Work instructions → Reproduce the first line of the entries that follow and each later line, word for word, ending with the one containing "433*214 =92662".

Listed entries →
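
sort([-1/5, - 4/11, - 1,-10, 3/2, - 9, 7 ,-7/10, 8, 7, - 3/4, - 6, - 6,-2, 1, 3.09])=[-10,  -  9,- 6, - 6, - 2, - 1 , - 3/4, - 7/10 ,  -  4/11, - 1/5,1, 3/2,3.09,7,7,8]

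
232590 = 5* 46518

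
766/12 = 383/6 = 63.83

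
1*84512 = 84512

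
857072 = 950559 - 93487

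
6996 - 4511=2485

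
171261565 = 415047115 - 243785550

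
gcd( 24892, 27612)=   4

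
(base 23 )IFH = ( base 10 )9884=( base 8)23234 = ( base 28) CH0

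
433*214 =92662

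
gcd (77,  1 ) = 1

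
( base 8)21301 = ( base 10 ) 8897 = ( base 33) 85k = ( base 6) 105105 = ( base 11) 6759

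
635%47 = 24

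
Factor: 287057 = 287057^1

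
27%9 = 0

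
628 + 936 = 1564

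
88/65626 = 4/2983  =  0.00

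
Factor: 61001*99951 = 3^1*33317^1*61001^1 = 6097110951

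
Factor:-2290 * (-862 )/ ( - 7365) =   -  394796/1473=- 2^2*3^( - 1)*229^1 *431^1  *491^( - 1)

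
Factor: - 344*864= - 297216 = - 2^8*3^3*43^1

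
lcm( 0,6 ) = 0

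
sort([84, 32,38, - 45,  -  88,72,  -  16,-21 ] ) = [ - 88,  -  45, - 21, - 16,32,38, 72, 84]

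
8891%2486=1433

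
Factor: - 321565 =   -  5^1*73^1 * 881^1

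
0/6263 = 0=   0.00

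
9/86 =9/86  =  0.10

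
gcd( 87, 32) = 1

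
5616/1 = 5616 = 5616.00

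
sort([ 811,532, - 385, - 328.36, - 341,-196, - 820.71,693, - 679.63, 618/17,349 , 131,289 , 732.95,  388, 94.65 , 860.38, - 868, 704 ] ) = [ - 868, - 820.71, - 679.63, - 385,  -  341, - 328.36, - 196, 618/17, 94.65, 131,289, 349,388, 532, 693,704, 732.95,811, 860.38 ] 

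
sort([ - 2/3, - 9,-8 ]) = [ - 9, - 8, - 2/3]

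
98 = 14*7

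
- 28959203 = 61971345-90930548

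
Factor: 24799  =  24799^1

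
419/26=16 + 3/26 = 16.12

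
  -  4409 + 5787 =1378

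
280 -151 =129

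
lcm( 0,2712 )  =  0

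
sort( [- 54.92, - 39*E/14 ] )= [ - 54.92, - 39*E/14] 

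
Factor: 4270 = 2^1*5^1*7^1*61^1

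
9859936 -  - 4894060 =14753996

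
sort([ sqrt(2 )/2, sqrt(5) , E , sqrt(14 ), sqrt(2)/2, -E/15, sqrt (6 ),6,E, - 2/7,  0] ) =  [  -  2/7,  -  E/15,0,sqrt ( 2)/2,sqrt(2) /2,sqrt(5 ), sqrt( 6), E,E, sqrt(14 ), 6 ]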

Task output →
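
sort([-1/5, - 4/11, - 1,-10, 3/2, - 9, 7 ,-7/10, 8, 7, - 3/4, - 6, - 6,-2, 1, 3.09])=[-10,  -  9,- 6, - 6, - 2, - 1 , - 3/4, - 7/10 ,  -  4/11, - 1/5,1, 3/2,3.09,7,7,8]

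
232590 = 5* 46518

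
766/12 = 383/6 = 63.83

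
1*84512 = 84512

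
857072 = 950559 - 93487

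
6996 - 4511=2485

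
171261565 = 415047115 - 243785550

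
gcd( 24892, 27612)=   4

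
(base 23 )IFH = ( base 10 )9884=( base 8)23234 = ( base 28) CH0

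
433*214 =92662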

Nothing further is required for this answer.